*** Begin section ***

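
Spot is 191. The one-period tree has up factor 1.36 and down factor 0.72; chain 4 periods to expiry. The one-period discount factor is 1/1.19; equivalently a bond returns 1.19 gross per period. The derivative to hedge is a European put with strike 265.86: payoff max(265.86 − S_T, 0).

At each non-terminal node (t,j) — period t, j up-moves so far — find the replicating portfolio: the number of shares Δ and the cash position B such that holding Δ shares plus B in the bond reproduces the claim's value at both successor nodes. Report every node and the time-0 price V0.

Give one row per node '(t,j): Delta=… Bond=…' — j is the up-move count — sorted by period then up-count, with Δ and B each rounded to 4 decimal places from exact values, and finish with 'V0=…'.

(0,0): Delta=-0.2418 Bond=60.7654
(1,0): Delta=-0.6535 Bond=128.9390
(1,1): Delta=-0.1629 Bond=51.8283
(2,0): Delta=-1.0000 Bond=187.7410
(2,1): Delta=-0.5872 Bond=141.0297
(2,2): Delta=-0.0817 Bond=32.9731
(3,0): Delta=-1.0000 Bond=223.4118
(3,1): Delta=-1.0000 Bond=223.4118
(3,2): Delta=-0.5082 Bond=147.7196
(3,3): Delta=0.0000 Bond=0.0000
V0=14.5877

Since d<R<u, set p* = (R−d)/(u−d) = 0.7344; price each node as the discounted p*-expectation of its children.
At expiry t=4: V(4,0)=214.5309, V(4,1)=168.9051, V(4,2)=82.7230, V(4,3)=0.0000, V(4,4)=0.0000
  t=3,j=0: stock 71.2904 → up 96.9549 (V=168.9051), down 51.3291 (V=214.5309). Price 152.1214; hedge Δ=-1.0000, bond B=223.4118.
  t=3,j=1: stock 134.6596 → up 183.1370 (V=82.7230), down 96.9549 (V=168.9051). Price 88.7522; hedge Δ=-1.0000, bond B=223.4118.
  t=3,j=2: stock 254.3570 → up 345.9255 (V=0.0000), down 183.1370 (V=82.7230). Price 18.4649; hedge Δ=-0.5082, bond B=147.7196.
  t=3,j=3: stock 480.4521 → up 653.4149 (V=0.0000), down 345.9255 (V=0.0000). Price 0.0000; hedge Δ=0.0000, bond B=0.0000.
  t=2,j=0: stock 99.0144 → up 134.6596 (V=88.7522), down 71.2904 (V=152.1214). Price 88.7266; hedge Δ=-1.0000, bond B=187.7410.
  t=2,j=1: stock 187.0272 → up 254.3570 (V=18.4649), down 134.6596 (V=88.7522). Price 31.2059; hedge Δ=-0.5872, bond B=141.0297.
  t=2,j=2: stock 353.2736 → up 480.4521 (V=0.0000), down 254.3570 (V=18.4649). Price 4.1216; hedge Δ=-0.0817, bond B=32.9731.
  t=1,j=0: stock 137.5200 → up 187.0272 (V=31.2059), down 99.0144 (V=88.7266). Price 39.0629; hedge Δ=-0.6535, bond B=128.9390.
  t=1,j=1: stock 259.7600 → up 353.2736 (V=4.1216), down 187.0272 (V=31.2059). Price 9.5092; hedge Δ=-0.1629, bond B=51.8283.
  t=0,j=0: stock 191.0000 → up 259.7600 (V=9.5092), down 137.5200 (V=39.0629). Price 14.5877; hedge Δ=-0.2418, bond B=60.7654.
The time-0 hedge costs 14.5877, which is the no-arbitrage price.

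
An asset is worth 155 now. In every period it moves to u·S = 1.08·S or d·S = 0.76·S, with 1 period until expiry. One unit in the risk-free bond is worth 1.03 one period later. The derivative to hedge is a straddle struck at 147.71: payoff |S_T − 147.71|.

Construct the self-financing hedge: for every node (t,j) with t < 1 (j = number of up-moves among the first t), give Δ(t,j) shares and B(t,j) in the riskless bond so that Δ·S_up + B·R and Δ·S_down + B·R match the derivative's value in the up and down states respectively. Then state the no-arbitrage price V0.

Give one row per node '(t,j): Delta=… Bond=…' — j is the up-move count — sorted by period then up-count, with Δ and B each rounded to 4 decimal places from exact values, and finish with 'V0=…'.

(0,0): Delta=-0.2060 Bond=52.6044
V0=20.6669

Since d<R<u, set p* = (R−d)/(u−d) = 0.8437; price each node as the discounted p*-expectation of its children.
Terminal values V(1,·): V(1,0)=29.9100, V(1,1)=19.6900
(0,0): S=155.0000. Δ = (V_up−V_dn)/(S_up−S_dn) = (19.6900−29.9100)/(167.4000−117.8000) = -0.2060. V = [p*·19.6900 + (1−p*)·29.9100]/1.03 = 20.6669. B = V − Δ·S = 52.6044.
Self-financing check: at every node Δ·S+B equals the discounted successor values.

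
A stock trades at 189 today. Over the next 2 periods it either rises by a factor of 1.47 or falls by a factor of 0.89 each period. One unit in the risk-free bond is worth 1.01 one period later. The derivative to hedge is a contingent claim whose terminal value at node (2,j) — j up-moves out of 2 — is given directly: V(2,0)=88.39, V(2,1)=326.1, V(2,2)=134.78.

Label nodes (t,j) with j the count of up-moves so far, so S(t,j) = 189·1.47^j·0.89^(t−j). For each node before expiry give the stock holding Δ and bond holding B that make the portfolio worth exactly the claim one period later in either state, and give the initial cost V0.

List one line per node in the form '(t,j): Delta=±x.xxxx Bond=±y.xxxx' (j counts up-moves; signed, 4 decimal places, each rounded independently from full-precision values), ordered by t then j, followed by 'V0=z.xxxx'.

Under the risk-neutral measure, an up-move has probability p* = (R−d)/(u−d) = 0.2069 and values discount at R = 1.01.
Terminal values V(2,·): V(2,0)=88.3900, V(2,1)=326.1000, V(2,2)=134.7800
  t=1,j=0: stock 168.2100 → up 247.2687 (V=326.1000), down 149.7069 (V=88.3900). Price 136.2093; hedge Δ=2.4365, bond B=-273.6355.
  t=1,j=1: stock 277.8300 → up 408.4101 (V=134.7800), down 247.2687 (V=326.1000). Price 283.6798; hedge Δ=-1.1873, bond B=613.5418.
  t=0,j=0: stock 189.0000 → up 277.8300 (V=283.6798), down 168.2100 (V=136.2093). Price 165.0697; hedge Δ=1.3453, bond B=-89.1897.
Each (Δ,B) replicates both successor values, so the strategy is self-financing and V0 is arbitrage-free.

(0,0): Delta=1.3453 Bond=-89.1897
(1,0): Delta=2.4365 Bond=-273.6355
(1,1): Delta=-1.1873 Bond=613.5418
V0=165.0697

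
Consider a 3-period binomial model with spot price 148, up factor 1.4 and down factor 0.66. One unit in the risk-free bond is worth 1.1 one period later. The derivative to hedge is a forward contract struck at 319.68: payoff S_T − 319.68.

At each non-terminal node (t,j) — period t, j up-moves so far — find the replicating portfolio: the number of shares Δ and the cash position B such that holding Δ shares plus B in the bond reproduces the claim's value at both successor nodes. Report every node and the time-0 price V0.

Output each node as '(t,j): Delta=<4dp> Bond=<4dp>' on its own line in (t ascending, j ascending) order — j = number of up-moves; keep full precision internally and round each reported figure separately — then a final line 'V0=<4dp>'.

Under the risk-neutral measure, an up-move has probability p* = (R−d)/(u−d) = 0.5946 and values discount at R = 1.1.
At expiry t=3: V(3,0)=-277.1306, V(3,1)=-229.4237, V(3,2)=-128.2272, V(3,3)=86.4320
  t=2,j=0: stock 64.4688 → up 90.2563 (V=-229.4237), down 42.5494 (V=-277.1306). Price -226.1494; hedge Δ=1.0000, bond B=-290.6182.
  t=2,j=1: stock 136.7520 → up 191.4528 (V=-128.2272), down 90.2563 (V=-229.4237). Price -153.8662; hedge Δ=1.0000, bond B=-290.6182.
  t=2,j=2: stock 290.0800 → up 406.1120 (V=86.4320), down 191.4528 (V=-128.2272). Price -0.5382; hedge Δ=1.0000, bond B=-290.6182.
  t=1,j=0: stock 97.6800 → up 136.7520 (V=-153.8662), down 64.4688 (V=-226.1494). Price -166.5183; hedge Δ=1.0000, bond B=-264.1983.
  t=1,j=1: stock 207.2000 → up 290.0800 (V=-0.5382), down 136.7520 (V=-153.8662). Price -56.9983; hedge Δ=1.0000, bond B=-264.1983.
  t=0,j=0: stock 148.0000 → up 207.2000 (V=-56.9983), down 97.6800 (V=-166.5183). Price -92.1803; hedge Δ=1.0000, bond B=-240.1803.
Each (Δ,B) replicates both successor values, so the strategy is self-financing and V0 is arbitrage-free.

(0,0): Delta=1.0000 Bond=-240.1803
(1,0): Delta=1.0000 Bond=-264.1983
(1,1): Delta=1.0000 Bond=-264.1983
(2,0): Delta=1.0000 Bond=-290.6182
(2,1): Delta=1.0000 Bond=-290.6182
(2,2): Delta=1.0000 Bond=-290.6182
V0=-92.1803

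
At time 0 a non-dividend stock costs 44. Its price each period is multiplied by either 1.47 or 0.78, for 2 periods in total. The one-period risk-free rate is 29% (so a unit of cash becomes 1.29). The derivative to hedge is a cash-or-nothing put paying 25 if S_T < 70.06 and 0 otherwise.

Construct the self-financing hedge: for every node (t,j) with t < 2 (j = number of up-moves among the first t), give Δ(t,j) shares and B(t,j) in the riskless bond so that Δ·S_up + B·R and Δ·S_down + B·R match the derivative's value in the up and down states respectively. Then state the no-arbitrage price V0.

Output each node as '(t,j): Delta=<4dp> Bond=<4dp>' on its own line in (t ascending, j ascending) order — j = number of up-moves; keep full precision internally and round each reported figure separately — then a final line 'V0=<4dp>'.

The replicating-portfolio and risk-neutral prices coincide; use p* = (1.29−0.78)/(1.47−0.78) = 0.7391 for the latter.
Terminal values V(2,·): V(2,0)=25.0000, V(2,1)=25.0000, V(2,2)=0.0000
(1,0): S=34.3200. Δ = (V_up−V_dn)/(S_up−S_dn) = (25.0000−25.0000)/(50.4504−26.7696) = 0.0000. V = [p*·25.0000 + (1−p*)·25.0000]/1.29 = 19.3798. B = V − Δ·S = 19.3798.
(1,1): S=64.6800. Δ = (V_up−V_dn)/(S_up−S_dn) = (0.0000−25.0000)/(95.0796−50.4504) = -0.5602. V = [p*·0.0000 + (1−p*)·25.0000]/1.29 = 5.0556. B = V − Δ·S = 41.2875.
(0,0): S=44.0000. Δ = (V_up−V_dn)/(S_up−S_dn) = (5.0556−19.3798)/(64.6800−34.3200) = -0.4718. V = [p*·5.0556 + (1−p*)·19.3798]/1.29 = 6.8158. B = V − Δ·S = 27.5755.
Each (Δ,B) replicates both successor values, so the strategy is self-financing and V0 is arbitrage-free.

(0,0): Delta=-0.4718 Bond=27.5755
(1,0): Delta=0.0000 Bond=19.3798
(1,1): Delta=-0.5602 Bond=41.2875
V0=6.8158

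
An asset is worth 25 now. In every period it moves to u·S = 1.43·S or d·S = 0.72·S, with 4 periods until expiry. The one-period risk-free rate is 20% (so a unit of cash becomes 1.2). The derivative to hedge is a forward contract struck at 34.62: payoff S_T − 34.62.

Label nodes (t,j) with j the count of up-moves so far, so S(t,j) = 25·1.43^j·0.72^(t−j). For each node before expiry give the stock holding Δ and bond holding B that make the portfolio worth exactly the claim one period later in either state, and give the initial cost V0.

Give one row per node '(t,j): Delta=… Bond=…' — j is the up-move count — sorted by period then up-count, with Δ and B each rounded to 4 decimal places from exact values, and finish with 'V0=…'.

(0,0): Delta=1.0000 Bond=-16.6956
(1,0): Delta=1.0000 Bond=-20.0347
(1,1): Delta=1.0000 Bond=-20.0347
(2,0): Delta=1.0000 Bond=-24.0417
(2,1): Delta=1.0000 Bond=-24.0417
(2,2): Delta=1.0000 Bond=-24.0417
(3,0): Delta=1.0000 Bond=-28.8500
(3,1): Delta=1.0000 Bond=-28.8500
(3,2): Delta=1.0000 Bond=-28.8500
(3,3): Delta=1.0000 Bond=-28.8500
V0=8.3044

Since d<R<u, set p* = (R−d)/(u−d) = 0.6761; price each node as the discounted p*-expectation of its children.
Payoff layer (t=4): V(4,0)=-27.9015, V(4,1)=-21.2764, V(4,2)=-8.1181, V(4,3)=18.0157, V(4,4)=69.9204
  t=3,j=0: stock 9.3312 → up 13.3436 (V=-21.2764), down 6.7185 (V=-27.9015). Price -19.5188; hedge Δ=1.0000, bond B=-28.8500.
  t=3,j=1: stock 18.5328 → up 26.5019 (V=-8.1181), down 13.3436 (V=-21.2764). Price -10.3172; hedge Δ=1.0000, bond B=-28.8500.
  t=3,j=2: stock 36.8082 → up 52.6357 (V=18.0157), down 26.5019 (V=-8.1181). Price 7.9582; hedge Δ=1.0000, bond B=-28.8500.
  t=3,j=3: stock 73.1052 → up 104.5404 (V=69.9204), down 52.6357 (V=18.0157). Price 44.2552; hedge Δ=1.0000, bond B=-28.8500.
  t=2,j=0: stock 12.9600 → up 18.5328 (V=-10.3172), down 9.3312 (V=-19.5188). Price -11.0817; hedge Δ=1.0000, bond B=-24.0417.
  t=2,j=1: stock 25.7400 → up 36.8082 (V=7.9582), down 18.5328 (V=-10.3172). Price 1.6983; hedge Δ=1.0000, bond B=-24.0417.
  t=2,j=2: stock 51.1225 → up 73.1052 (V=44.2552), down 36.8082 (V=7.9582). Price 27.0808; hedge Δ=1.0000, bond B=-24.0417.
  t=1,j=0: stock 18.0000 → up 25.7400 (V=1.6983), down 12.9600 (V=-11.0817). Price -2.0347; hedge Δ=1.0000, bond B=-20.0347.
  t=1,j=1: stock 35.7500 → up 51.1225 (V=27.0808), down 25.7400 (V=1.6983). Price 15.7153; hedge Δ=1.0000, bond B=-20.0347.
  t=0,j=0: stock 25.0000 → up 35.7500 (V=15.7153), down 18.0000 (V=-2.0347). Price 8.3044; hedge Δ=1.0000, bond B=-16.6956.
Self-financing check: at every node Δ·S+B equals the discounted successor values.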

*** End section ***

**Assignment**
Output exactly one stretch of the listing: from the line containing "1 (j = number" through the line containing "S(t,j) = 189·1.47^j·0.89^(t−j).", both end lines included.

**Response to this exercise**
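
Construct the self-financing hedge: for every node (t,j) with t < 1 (j = number of up-moves among the first t), give Δ(t,j) shares and B(t,j) in the riskless bond so that Δ·S_up + B·R and Δ·S_down + B·R match the derivative's value in the up and down states respectively. Then state the no-arbitrage price V0.

Give one row per node '(t,j): Delta=… Bond=…' — j is the up-move count — sorted by period then up-count, with Δ and B each rounded to 4 decimal places from exact values, and finish with 'V0=…'.

(0,0): Delta=-0.2060 Bond=52.6044
V0=20.6669

Since d<R<u, set p* = (R−d)/(u−d) = 0.8437; price each node as the discounted p*-expectation of its children.
Terminal values V(1,·): V(1,0)=29.9100, V(1,1)=19.6900
(0,0): S=155.0000. Δ = (V_up−V_dn)/(S_up−S_dn) = (19.6900−29.9100)/(167.4000−117.8000) = -0.2060. V = [p*·19.6900 + (1−p*)·29.9100]/1.03 = 20.6669. B = V − Δ·S = 52.6044.
Self-financing check: at every node Δ·S+B equals the discounted successor values.

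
A stock trades at 189 today. Over the next 2 periods it either rises by a factor of 1.47 or falls by a factor of 0.89 each period. One unit in the risk-free bond is worth 1.01 one period later. The derivative to hedge is a contingent claim whose terminal value at node (2,j) — j up-moves out of 2 — is given directly: V(2,0)=88.39, V(2,1)=326.1, V(2,2)=134.78.

Label nodes (t,j) with j the count of up-moves so far, so S(t,j) = 189·1.47^j·0.89^(t−j). For each node before expiry give the stock holding Δ and bond holding B that make the portfolio worth exactly the claim one period later in either state, and give the initial cost V0.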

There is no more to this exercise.